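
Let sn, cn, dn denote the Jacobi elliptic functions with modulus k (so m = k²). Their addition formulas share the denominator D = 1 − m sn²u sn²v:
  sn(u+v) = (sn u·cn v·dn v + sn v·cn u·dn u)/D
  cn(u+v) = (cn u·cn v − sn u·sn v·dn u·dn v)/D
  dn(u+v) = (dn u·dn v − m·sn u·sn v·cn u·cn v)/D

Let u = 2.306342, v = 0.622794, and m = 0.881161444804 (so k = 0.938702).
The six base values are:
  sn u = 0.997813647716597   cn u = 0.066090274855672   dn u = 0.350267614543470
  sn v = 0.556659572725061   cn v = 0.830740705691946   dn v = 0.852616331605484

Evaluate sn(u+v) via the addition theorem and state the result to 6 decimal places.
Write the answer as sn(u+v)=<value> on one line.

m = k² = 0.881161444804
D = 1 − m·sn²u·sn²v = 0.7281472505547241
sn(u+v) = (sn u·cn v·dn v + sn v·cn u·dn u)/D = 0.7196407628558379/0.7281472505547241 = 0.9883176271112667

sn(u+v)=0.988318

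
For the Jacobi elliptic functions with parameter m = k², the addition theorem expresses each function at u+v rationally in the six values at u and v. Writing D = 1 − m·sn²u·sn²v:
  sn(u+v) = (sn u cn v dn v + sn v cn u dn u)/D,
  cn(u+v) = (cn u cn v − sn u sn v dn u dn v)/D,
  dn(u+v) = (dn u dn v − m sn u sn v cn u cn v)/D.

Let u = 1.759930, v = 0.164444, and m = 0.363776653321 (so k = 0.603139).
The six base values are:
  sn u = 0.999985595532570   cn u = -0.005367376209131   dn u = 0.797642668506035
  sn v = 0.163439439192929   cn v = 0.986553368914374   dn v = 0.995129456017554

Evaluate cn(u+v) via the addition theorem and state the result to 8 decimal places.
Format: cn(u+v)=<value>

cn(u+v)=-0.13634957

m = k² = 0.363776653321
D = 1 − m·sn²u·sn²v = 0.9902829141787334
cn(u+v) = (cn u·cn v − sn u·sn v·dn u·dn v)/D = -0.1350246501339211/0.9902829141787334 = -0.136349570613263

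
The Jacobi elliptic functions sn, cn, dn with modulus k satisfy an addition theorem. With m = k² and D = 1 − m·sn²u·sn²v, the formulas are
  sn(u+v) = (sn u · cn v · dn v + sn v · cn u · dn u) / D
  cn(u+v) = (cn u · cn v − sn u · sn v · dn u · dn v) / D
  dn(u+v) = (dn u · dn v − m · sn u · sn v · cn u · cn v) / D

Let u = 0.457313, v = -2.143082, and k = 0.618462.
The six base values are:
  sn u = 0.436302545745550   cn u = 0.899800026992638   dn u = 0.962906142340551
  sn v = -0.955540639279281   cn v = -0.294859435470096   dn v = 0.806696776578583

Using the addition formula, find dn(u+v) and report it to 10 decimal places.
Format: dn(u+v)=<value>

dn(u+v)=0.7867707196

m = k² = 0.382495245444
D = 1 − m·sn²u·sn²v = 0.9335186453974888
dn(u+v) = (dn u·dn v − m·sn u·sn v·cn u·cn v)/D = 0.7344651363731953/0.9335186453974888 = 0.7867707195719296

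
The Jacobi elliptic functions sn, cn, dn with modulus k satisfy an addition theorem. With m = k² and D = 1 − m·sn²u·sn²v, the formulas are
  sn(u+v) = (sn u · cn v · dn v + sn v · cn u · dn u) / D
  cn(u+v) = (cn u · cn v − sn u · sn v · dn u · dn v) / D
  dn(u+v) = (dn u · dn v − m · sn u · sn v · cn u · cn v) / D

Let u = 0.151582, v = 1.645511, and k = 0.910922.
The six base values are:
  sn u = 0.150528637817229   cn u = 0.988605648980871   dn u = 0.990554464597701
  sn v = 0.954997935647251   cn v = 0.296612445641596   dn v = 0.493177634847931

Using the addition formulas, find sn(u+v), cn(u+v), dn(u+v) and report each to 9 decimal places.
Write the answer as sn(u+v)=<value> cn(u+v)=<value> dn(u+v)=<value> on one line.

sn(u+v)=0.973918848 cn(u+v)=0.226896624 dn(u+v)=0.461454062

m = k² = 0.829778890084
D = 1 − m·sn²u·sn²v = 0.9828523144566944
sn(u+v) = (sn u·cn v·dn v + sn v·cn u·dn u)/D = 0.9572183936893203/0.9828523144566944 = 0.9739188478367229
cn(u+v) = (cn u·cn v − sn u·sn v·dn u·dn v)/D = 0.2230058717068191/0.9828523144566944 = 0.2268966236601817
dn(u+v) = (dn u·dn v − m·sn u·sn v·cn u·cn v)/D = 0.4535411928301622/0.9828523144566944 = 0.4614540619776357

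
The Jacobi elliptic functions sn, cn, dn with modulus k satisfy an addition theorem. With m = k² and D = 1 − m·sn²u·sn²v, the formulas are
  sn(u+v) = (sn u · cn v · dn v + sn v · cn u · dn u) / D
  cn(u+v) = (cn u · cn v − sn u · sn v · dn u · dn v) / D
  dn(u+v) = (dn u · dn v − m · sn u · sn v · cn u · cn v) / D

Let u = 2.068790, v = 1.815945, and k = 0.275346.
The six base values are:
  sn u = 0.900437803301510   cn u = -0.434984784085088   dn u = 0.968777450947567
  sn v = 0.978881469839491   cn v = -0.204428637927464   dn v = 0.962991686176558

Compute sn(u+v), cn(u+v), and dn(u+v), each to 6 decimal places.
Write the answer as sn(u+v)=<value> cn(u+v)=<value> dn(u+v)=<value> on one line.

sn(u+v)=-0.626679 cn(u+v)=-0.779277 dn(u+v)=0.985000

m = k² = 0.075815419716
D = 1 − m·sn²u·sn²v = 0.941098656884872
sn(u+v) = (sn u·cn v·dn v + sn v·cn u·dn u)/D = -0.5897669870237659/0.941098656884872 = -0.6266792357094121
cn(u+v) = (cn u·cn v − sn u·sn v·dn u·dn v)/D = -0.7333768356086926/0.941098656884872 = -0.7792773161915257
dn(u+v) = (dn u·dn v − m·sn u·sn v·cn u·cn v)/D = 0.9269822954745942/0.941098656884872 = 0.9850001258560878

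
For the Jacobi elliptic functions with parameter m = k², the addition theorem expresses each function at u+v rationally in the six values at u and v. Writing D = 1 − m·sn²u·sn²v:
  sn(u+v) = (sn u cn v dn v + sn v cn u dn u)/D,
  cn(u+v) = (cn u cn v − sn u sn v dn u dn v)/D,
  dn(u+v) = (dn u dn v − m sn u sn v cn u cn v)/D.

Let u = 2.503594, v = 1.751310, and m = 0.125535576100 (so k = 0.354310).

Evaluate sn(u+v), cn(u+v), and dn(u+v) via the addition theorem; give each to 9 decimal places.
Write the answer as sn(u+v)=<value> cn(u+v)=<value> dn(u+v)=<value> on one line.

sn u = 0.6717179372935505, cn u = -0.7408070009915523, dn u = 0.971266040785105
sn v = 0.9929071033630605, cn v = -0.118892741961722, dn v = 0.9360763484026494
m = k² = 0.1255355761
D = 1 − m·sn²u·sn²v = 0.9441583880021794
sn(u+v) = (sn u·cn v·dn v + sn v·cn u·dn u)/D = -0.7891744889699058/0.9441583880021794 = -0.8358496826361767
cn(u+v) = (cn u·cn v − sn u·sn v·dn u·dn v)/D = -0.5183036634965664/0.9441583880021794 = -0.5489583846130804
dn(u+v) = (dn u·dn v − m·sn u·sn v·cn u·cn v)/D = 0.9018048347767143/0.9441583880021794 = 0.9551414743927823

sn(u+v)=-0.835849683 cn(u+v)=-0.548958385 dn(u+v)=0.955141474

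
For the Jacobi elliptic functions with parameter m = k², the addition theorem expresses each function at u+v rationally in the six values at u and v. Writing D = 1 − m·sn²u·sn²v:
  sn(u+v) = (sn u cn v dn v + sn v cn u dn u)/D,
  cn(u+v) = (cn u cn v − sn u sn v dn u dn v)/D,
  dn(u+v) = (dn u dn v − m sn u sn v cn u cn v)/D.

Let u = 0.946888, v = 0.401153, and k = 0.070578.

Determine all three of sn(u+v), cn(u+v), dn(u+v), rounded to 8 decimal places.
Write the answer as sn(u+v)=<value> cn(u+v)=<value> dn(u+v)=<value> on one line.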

□ □ □ □

* **What you will do**: Find and copy each line in the material above where the string "state" occurs.

* **Answer to this exercise**:
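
Evaluate sn(u+v) via the addition theorem and state the result to 6 decimal places.
Evaluate cn(u+v) via the addition theorem and state the result to 8 decimal places.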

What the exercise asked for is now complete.